(Provided entries)

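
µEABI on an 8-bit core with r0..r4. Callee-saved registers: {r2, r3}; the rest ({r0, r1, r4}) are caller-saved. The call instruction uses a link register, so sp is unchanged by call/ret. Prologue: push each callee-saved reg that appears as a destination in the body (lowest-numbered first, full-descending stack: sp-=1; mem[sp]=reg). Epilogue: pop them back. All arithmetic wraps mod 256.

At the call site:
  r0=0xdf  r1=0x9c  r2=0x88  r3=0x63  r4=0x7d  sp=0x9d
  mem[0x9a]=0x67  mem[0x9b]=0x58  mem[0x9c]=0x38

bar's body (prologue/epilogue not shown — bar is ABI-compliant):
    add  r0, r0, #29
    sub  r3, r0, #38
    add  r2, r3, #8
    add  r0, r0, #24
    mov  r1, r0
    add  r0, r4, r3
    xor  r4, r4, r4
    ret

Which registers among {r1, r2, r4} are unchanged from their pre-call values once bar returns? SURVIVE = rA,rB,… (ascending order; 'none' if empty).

SURVIVE = r2

prologue: push r2 -> mem[0x9c]=0x88, sp=0x9c
prologue: push r3 -> mem[0x9b]=0x63, sp=0x9b
body[0] add  r0, r0, #29 -> r0=0xfc
body[1] sub  r3, r0, #38 -> r3=0xd6
body[2] add  r2, r3, #8 -> r2=0xde
body[3] add  r0, r0, #24 -> r0=0x14
body[4] mov  r1, r0 -> r1=0x14
body[5] add  r0, r4, r3 -> r0=0x53
body[6] xor  r4, r4, r4 -> r4=0x00
epilogue: pop r3=0x63, sp=0x9c
epilogue: pop r2=0x88, sp=0x9d
r1: caller-saved, written=True
r2: callee-saved, written=True
r4: caller-saved, written=True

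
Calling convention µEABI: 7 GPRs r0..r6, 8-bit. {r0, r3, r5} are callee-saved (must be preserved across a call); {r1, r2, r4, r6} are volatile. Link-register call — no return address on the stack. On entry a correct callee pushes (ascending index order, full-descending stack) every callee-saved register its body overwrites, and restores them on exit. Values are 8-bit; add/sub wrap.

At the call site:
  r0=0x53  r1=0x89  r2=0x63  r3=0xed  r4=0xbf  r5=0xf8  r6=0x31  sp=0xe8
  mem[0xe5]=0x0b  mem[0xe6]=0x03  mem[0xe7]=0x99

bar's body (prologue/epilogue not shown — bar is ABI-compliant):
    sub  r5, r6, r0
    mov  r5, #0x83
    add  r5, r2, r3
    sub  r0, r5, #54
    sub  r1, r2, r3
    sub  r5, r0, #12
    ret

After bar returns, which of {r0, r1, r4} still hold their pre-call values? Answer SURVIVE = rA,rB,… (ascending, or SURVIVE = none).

SURVIVE = r0,r4

prologue: push r0 -> mem[0xe7]=0x53, sp=0xe7
prologue: push r5 -> mem[0xe6]=0xf8, sp=0xe6
body[0] sub  r5, r6, r0 -> r5=0xde
body[1] mov  r5, #0x83 -> r5=0x83
body[2] add  r5, r2, r3 -> r5=0x50
body[3] sub  r0, r5, #54 -> r0=0x1a
body[4] sub  r1, r2, r3 -> r1=0x76
body[5] sub  r5, r0, #12 -> r5=0x0e
epilogue: pop r5=0xf8, sp=0xe7
epilogue: pop r0=0x53, sp=0xe8
r0: callee-saved, written=True
r1: caller-saved, written=True
r4: caller-saved, written=False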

(End Provided entries)

Task brief:
Return only the lines of the records in which the string "µEABI" appears.

Answer to the exercise:
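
µEABI on an 8-bit core with r0..r4. Callee-saved registers: {r2, r3}; the rest ({r0, r1, r4}) are caller-saved. The call instruction uses a link register, so sp is unchanged by call/ret. Prologue: push each callee-saved reg that appears as a destination in the body (lowest-numbered first, full-descending stack: sp-=1; mem[sp]=reg). Epilogue: pop them back. All arithmetic wraps mod 256.
Calling convention µEABI: 7 GPRs r0..r6, 8-bit. {r0, r3, r5} are callee-saved (must be preserved across a call); {r1, r2, r4, r6} are volatile. Link-register call — no return address on the stack. On entry a correct callee pushes (ascending index order, full-descending stack) every callee-saved register its body overwrites, and restores them on exit. Values are 8-bit; add/sub wrap.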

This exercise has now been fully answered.